> ACTION ITEM
Only the lines from the opening of the material through the one containing "Words (in order): tomato" should be reproduced, each exactly as it stands.

> MATERIAL SUPPLIED
*** Block opens ***
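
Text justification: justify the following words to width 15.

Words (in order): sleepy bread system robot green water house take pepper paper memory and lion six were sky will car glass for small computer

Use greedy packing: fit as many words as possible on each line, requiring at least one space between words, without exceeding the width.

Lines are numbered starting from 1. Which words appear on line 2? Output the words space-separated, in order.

Line 1: ['sleepy', 'bread'] (min_width=12, slack=3)
Line 2: ['system', 'robot'] (min_width=12, slack=3)
Line 3: ['green', 'water'] (min_width=11, slack=4)
Line 4: ['house', 'take'] (min_width=10, slack=5)
Line 5: ['pepper', 'paper'] (min_width=12, slack=3)
Line 6: ['memory', 'and', 'lion'] (min_width=15, slack=0)
Line 7: ['six', 'were', 'sky'] (min_width=12, slack=3)
Line 8: ['will', 'car', 'glass'] (min_width=14, slack=1)
Line 9: ['for', 'small'] (min_width=9, slack=6)
Line 10: ['computer'] (min_width=8, slack=7)

Answer: system robot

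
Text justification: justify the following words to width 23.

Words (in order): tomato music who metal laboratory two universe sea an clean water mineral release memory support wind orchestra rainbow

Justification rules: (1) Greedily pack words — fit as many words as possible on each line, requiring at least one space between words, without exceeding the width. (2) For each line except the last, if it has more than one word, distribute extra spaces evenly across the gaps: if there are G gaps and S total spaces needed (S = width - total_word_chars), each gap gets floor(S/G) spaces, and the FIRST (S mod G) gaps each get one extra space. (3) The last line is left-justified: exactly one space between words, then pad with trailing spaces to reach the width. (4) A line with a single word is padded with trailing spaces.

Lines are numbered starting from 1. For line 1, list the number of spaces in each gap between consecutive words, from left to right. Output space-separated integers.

Answer: 2 1 1

Derivation:
Line 1: ['tomato', 'music', 'who', 'metal'] (min_width=22, slack=1)
Line 2: ['laboratory', 'two', 'universe'] (min_width=23, slack=0)
Line 3: ['sea', 'an', 'clean', 'water'] (min_width=18, slack=5)
Line 4: ['mineral', 'release', 'memory'] (min_width=22, slack=1)
Line 5: ['support', 'wind', 'orchestra'] (min_width=22, slack=1)
Line 6: ['rainbow'] (min_width=7, slack=16)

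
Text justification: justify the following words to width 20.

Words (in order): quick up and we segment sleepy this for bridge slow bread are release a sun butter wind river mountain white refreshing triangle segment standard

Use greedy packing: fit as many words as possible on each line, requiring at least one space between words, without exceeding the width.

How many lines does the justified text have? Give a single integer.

Line 1: ['quick', 'up', 'and', 'we'] (min_width=15, slack=5)
Line 2: ['segment', 'sleepy', 'this'] (min_width=19, slack=1)
Line 3: ['for', 'bridge', 'slow'] (min_width=15, slack=5)
Line 4: ['bread', 'are', 'release', 'a'] (min_width=19, slack=1)
Line 5: ['sun', 'butter', 'wind'] (min_width=15, slack=5)
Line 6: ['river', 'mountain', 'white'] (min_width=20, slack=0)
Line 7: ['refreshing', 'triangle'] (min_width=19, slack=1)
Line 8: ['segment', 'standard'] (min_width=16, slack=4)
Total lines: 8

Answer: 8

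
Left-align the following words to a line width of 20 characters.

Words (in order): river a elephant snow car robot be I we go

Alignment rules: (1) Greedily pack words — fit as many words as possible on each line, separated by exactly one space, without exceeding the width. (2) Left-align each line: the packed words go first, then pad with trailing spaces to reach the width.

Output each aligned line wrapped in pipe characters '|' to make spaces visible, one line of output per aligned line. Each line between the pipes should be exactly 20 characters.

Answer: |river a elephant    |
|snow car robot be I |
|we go               |

Derivation:
Line 1: ['river', 'a', 'elephant'] (min_width=16, slack=4)
Line 2: ['snow', 'car', 'robot', 'be', 'I'] (min_width=19, slack=1)
Line 3: ['we', 'go'] (min_width=5, slack=15)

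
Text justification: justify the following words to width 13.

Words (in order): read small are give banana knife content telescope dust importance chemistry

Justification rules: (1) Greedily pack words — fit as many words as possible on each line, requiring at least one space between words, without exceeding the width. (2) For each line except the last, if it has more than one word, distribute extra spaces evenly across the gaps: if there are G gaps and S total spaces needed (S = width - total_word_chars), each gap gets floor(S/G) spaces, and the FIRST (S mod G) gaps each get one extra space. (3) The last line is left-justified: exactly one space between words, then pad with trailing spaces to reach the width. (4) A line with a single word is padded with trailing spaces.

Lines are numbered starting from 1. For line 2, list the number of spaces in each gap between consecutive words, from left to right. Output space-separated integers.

Line 1: ['read', 'small'] (min_width=10, slack=3)
Line 2: ['are', 'give'] (min_width=8, slack=5)
Line 3: ['banana', 'knife'] (min_width=12, slack=1)
Line 4: ['content'] (min_width=7, slack=6)
Line 5: ['telescope'] (min_width=9, slack=4)
Line 6: ['dust'] (min_width=4, slack=9)
Line 7: ['importance'] (min_width=10, slack=3)
Line 8: ['chemistry'] (min_width=9, slack=4)

Answer: 6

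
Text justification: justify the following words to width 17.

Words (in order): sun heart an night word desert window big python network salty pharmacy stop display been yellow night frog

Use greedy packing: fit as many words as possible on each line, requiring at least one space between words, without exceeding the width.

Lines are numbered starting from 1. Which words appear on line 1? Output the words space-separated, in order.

Line 1: ['sun', 'heart', 'an'] (min_width=12, slack=5)
Line 2: ['night', 'word', 'desert'] (min_width=17, slack=0)
Line 3: ['window', 'big', 'python'] (min_width=17, slack=0)
Line 4: ['network', 'salty'] (min_width=13, slack=4)
Line 5: ['pharmacy', 'stop'] (min_width=13, slack=4)
Line 6: ['display', 'been'] (min_width=12, slack=5)
Line 7: ['yellow', 'night', 'frog'] (min_width=17, slack=0)

Answer: sun heart an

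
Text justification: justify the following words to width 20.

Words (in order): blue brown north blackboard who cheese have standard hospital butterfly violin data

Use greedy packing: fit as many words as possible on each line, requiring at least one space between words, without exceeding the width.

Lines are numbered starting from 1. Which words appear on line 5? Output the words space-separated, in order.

Answer: violin data

Derivation:
Line 1: ['blue', 'brown', 'north'] (min_width=16, slack=4)
Line 2: ['blackboard', 'who'] (min_width=14, slack=6)
Line 3: ['cheese', 'have', 'standard'] (min_width=20, slack=0)
Line 4: ['hospital', 'butterfly'] (min_width=18, slack=2)
Line 5: ['violin', 'data'] (min_width=11, slack=9)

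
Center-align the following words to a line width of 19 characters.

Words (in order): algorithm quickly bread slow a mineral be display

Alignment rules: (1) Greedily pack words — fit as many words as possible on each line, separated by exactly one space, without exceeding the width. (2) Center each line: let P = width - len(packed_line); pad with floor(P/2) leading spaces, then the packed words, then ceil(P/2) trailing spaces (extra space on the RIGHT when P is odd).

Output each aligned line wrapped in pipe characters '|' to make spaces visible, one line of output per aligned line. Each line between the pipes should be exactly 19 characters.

Answer: | algorithm quickly |
|   bread slow a    |
|mineral be display |

Derivation:
Line 1: ['algorithm', 'quickly'] (min_width=17, slack=2)
Line 2: ['bread', 'slow', 'a'] (min_width=12, slack=7)
Line 3: ['mineral', 'be', 'display'] (min_width=18, slack=1)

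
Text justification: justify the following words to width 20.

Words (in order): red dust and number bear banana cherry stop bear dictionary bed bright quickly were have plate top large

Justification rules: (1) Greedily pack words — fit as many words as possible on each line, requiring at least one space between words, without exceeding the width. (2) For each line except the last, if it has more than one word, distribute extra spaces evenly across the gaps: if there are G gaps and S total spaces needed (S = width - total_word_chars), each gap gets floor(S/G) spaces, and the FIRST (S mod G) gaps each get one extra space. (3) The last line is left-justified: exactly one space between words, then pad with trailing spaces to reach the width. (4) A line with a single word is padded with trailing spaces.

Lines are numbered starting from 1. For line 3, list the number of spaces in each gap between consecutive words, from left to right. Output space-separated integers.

Answer: 1 1

Derivation:
Line 1: ['red', 'dust', 'and', 'number'] (min_width=19, slack=1)
Line 2: ['bear', 'banana', 'cherry'] (min_width=18, slack=2)
Line 3: ['stop', 'bear', 'dictionary'] (min_width=20, slack=0)
Line 4: ['bed', 'bright', 'quickly'] (min_width=18, slack=2)
Line 5: ['were', 'have', 'plate', 'top'] (min_width=19, slack=1)
Line 6: ['large'] (min_width=5, slack=15)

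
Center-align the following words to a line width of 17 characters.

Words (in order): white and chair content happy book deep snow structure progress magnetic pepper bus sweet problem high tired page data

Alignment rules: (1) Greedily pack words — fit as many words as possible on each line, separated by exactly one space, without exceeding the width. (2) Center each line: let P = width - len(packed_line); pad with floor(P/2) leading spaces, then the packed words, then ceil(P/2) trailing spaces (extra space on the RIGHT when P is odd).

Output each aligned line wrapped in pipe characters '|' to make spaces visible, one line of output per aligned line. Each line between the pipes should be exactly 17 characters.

Answer: | white and chair |
|  content happy  |
| book deep snow  |
|    structure    |
|progress magnetic|
|pepper bus sweet |
|  problem high   |
| tired page data |

Derivation:
Line 1: ['white', 'and', 'chair'] (min_width=15, slack=2)
Line 2: ['content', 'happy'] (min_width=13, slack=4)
Line 3: ['book', 'deep', 'snow'] (min_width=14, slack=3)
Line 4: ['structure'] (min_width=9, slack=8)
Line 5: ['progress', 'magnetic'] (min_width=17, slack=0)
Line 6: ['pepper', 'bus', 'sweet'] (min_width=16, slack=1)
Line 7: ['problem', 'high'] (min_width=12, slack=5)
Line 8: ['tired', 'page', 'data'] (min_width=15, slack=2)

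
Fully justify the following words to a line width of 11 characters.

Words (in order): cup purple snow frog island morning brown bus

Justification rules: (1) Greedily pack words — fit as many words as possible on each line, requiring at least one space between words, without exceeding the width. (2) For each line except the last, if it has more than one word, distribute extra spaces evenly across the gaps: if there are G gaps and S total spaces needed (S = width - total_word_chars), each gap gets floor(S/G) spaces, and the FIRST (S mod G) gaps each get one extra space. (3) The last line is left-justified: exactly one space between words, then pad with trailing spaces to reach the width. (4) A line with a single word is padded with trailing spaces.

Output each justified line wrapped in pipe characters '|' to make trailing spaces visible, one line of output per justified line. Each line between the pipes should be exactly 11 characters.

Answer: |cup  purple|
|snow   frog|
|island     |
|morning    |
|brown bus  |

Derivation:
Line 1: ['cup', 'purple'] (min_width=10, slack=1)
Line 2: ['snow', 'frog'] (min_width=9, slack=2)
Line 3: ['island'] (min_width=6, slack=5)
Line 4: ['morning'] (min_width=7, slack=4)
Line 5: ['brown', 'bus'] (min_width=9, slack=2)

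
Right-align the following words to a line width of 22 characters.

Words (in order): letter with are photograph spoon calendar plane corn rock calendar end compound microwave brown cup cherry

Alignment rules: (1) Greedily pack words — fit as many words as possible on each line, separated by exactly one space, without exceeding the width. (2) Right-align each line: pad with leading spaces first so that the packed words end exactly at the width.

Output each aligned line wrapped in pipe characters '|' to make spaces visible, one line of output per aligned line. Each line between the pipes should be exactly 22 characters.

Line 1: ['letter', 'with', 'are'] (min_width=15, slack=7)
Line 2: ['photograph', 'spoon'] (min_width=16, slack=6)
Line 3: ['calendar', 'plane', 'corn'] (min_width=19, slack=3)
Line 4: ['rock', 'calendar', 'end'] (min_width=17, slack=5)
Line 5: ['compound', 'microwave'] (min_width=18, slack=4)
Line 6: ['brown', 'cup', 'cherry'] (min_width=16, slack=6)

Answer: |       letter with are|
|      photograph spoon|
|   calendar plane corn|
|     rock calendar end|
|    compound microwave|
|      brown cup cherry|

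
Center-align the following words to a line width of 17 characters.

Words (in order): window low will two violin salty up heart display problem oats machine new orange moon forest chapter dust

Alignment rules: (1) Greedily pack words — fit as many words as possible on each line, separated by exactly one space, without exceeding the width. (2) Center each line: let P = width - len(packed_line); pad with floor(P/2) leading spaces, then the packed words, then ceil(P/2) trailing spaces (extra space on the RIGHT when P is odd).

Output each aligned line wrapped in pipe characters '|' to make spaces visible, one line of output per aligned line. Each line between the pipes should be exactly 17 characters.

Line 1: ['window', 'low', 'will'] (min_width=15, slack=2)
Line 2: ['two', 'violin', 'salty'] (min_width=16, slack=1)
Line 3: ['up', 'heart', 'display'] (min_width=16, slack=1)
Line 4: ['problem', 'oats'] (min_width=12, slack=5)
Line 5: ['machine', 'new'] (min_width=11, slack=6)
Line 6: ['orange', 'moon'] (min_width=11, slack=6)
Line 7: ['forest', 'chapter'] (min_width=14, slack=3)
Line 8: ['dust'] (min_width=4, slack=13)

Answer: | window low will |
|two violin salty |
|up heart display |
|  problem oats   |
|   machine new   |
|   orange moon   |
| forest chapter  |
|      dust       |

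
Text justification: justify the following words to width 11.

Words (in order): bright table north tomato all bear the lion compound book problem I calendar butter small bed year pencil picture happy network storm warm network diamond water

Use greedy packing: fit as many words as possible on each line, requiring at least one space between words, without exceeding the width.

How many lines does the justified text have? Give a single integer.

Line 1: ['bright'] (min_width=6, slack=5)
Line 2: ['table', 'north'] (min_width=11, slack=0)
Line 3: ['tomato', 'all'] (min_width=10, slack=1)
Line 4: ['bear', 'the'] (min_width=8, slack=3)
Line 5: ['lion'] (min_width=4, slack=7)
Line 6: ['compound'] (min_width=8, slack=3)
Line 7: ['book'] (min_width=4, slack=7)
Line 8: ['problem', 'I'] (min_width=9, slack=2)
Line 9: ['calendar'] (min_width=8, slack=3)
Line 10: ['butter'] (min_width=6, slack=5)
Line 11: ['small', 'bed'] (min_width=9, slack=2)
Line 12: ['year', 'pencil'] (min_width=11, slack=0)
Line 13: ['picture'] (min_width=7, slack=4)
Line 14: ['happy'] (min_width=5, slack=6)
Line 15: ['network'] (min_width=7, slack=4)
Line 16: ['storm', 'warm'] (min_width=10, slack=1)
Line 17: ['network'] (min_width=7, slack=4)
Line 18: ['diamond'] (min_width=7, slack=4)
Line 19: ['water'] (min_width=5, slack=6)
Total lines: 19

Answer: 19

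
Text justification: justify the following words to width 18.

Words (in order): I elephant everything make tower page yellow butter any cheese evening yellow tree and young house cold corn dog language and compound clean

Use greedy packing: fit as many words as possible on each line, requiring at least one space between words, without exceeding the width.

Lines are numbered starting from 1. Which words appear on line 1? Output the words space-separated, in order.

Answer: I elephant

Derivation:
Line 1: ['I', 'elephant'] (min_width=10, slack=8)
Line 2: ['everything', 'make'] (min_width=15, slack=3)
Line 3: ['tower', 'page', 'yellow'] (min_width=17, slack=1)
Line 4: ['butter', 'any', 'cheese'] (min_width=17, slack=1)
Line 5: ['evening', 'yellow'] (min_width=14, slack=4)
Line 6: ['tree', 'and', 'young'] (min_width=14, slack=4)
Line 7: ['house', 'cold', 'corn'] (min_width=15, slack=3)
Line 8: ['dog', 'language', 'and'] (min_width=16, slack=2)
Line 9: ['compound', 'clean'] (min_width=14, slack=4)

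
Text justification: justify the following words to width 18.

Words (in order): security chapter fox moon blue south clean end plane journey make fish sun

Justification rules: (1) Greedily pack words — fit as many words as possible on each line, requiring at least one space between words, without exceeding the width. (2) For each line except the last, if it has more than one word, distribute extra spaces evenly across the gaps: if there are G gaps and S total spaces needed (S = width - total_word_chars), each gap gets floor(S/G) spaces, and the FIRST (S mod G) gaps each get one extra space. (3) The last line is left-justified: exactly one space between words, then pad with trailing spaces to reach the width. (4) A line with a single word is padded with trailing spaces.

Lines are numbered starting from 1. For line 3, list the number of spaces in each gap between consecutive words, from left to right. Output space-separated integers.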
*** Block closes ***
> OUTPUT OF THE TASK
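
Text justification: justify the following words to width 15.

Words (in order): sleepy bread system robot green water house take pepper paper memory and lion six were sky will car glass for small computer

Use greedy packing: fit as many words as possible on each line, requiring at least one space between words, without exceeding the width.

Lines are numbered starting from 1. Which words appear on line 2? Output the words space-separated, in order.

Line 1: ['sleepy', 'bread'] (min_width=12, slack=3)
Line 2: ['system', 'robot'] (min_width=12, slack=3)
Line 3: ['green', 'water'] (min_width=11, slack=4)
Line 4: ['house', 'take'] (min_width=10, slack=5)
Line 5: ['pepper', 'paper'] (min_width=12, slack=3)
Line 6: ['memory', 'and', 'lion'] (min_width=15, slack=0)
Line 7: ['six', 'were', 'sky'] (min_width=12, slack=3)
Line 8: ['will', 'car', 'glass'] (min_width=14, slack=1)
Line 9: ['for', 'small'] (min_width=9, slack=6)
Line 10: ['computer'] (min_width=8, slack=7)

Answer: system robot

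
Text justification: justify the following words to width 23.

Words (in order): tomato music who metal laboratory two universe sea an clean water mineral release memory support wind orchestra rainbow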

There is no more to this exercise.